- Records for this task -
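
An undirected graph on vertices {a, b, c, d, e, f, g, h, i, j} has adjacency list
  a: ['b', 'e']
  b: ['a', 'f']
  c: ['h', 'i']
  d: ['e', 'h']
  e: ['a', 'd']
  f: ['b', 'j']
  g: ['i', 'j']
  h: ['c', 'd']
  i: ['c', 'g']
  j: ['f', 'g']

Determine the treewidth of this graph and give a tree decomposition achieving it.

Treewidth 2.
Bags: B1 = {c, d, h}  B2 = {c, d, e}  B3 = {a, c, e}  B4 = {a, b, c}  B5 = {b, c, f}  B6 = {c, f, j}  B7 = {c, g, j}  B8 = {c, g, i}
Tree: B1–B2, B2–B3, B3–B4, B4–B5, B5–B6, B6–B7, B7–B8

The largest bag has 3 vertices, giving width 2; this decomposition certifies tw(G) ≤ 2. Since c–h–d–e–a–b–f–j–g–i–c is a cycle in G, G is not acyclic. Forests are exactly the graphs of treewidth ≤ 1, so tw(G) ≥ 2. Combining the bounds, tw(G) = 2.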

- Exercise aim -
Each line above is to be copied exactly as written.

- Response to this task -
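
An undirected graph on vertices {a, b, c, d, e, f, g, h, i, j} has adjacency list
  a: ['b', 'e']
  b: ['a', 'f']
  c: ['h', 'i']
  d: ['e', 'h']
  e: ['a', 'd']
  f: ['b', 'j']
  g: ['i', 'j']
  h: ['c', 'd']
  i: ['c', 'g']
  j: ['f', 'g']

Determine the treewidth of this graph and give a tree decomposition achieving it.

Treewidth 2.
Bags: B1 = {c, d, h}  B2 = {c, d, e}  B3 = {a, c, e}  B4 = {a, b, c}  B5 = {b, c, f}  B6 = {c, f, j}  B7 = {c, g, j}  B8 = {c, g, i}
Tree: B1–B2, B2–B3, B3–B4, B4–B5, B5–B6, B6–B7, B7–B8

The largest bag has 3 vertices, giving width 2; this decomposition certifies tw(G) ≤ 2. Since c–h–d–e–a–b–f–j–g–i–c is a cycle in G, G is not acyclic. Forests are exactly the graphs of treewidth ≤ 1, so tw(G) ≥ 2. Combining the bounds, tw(G) = 2.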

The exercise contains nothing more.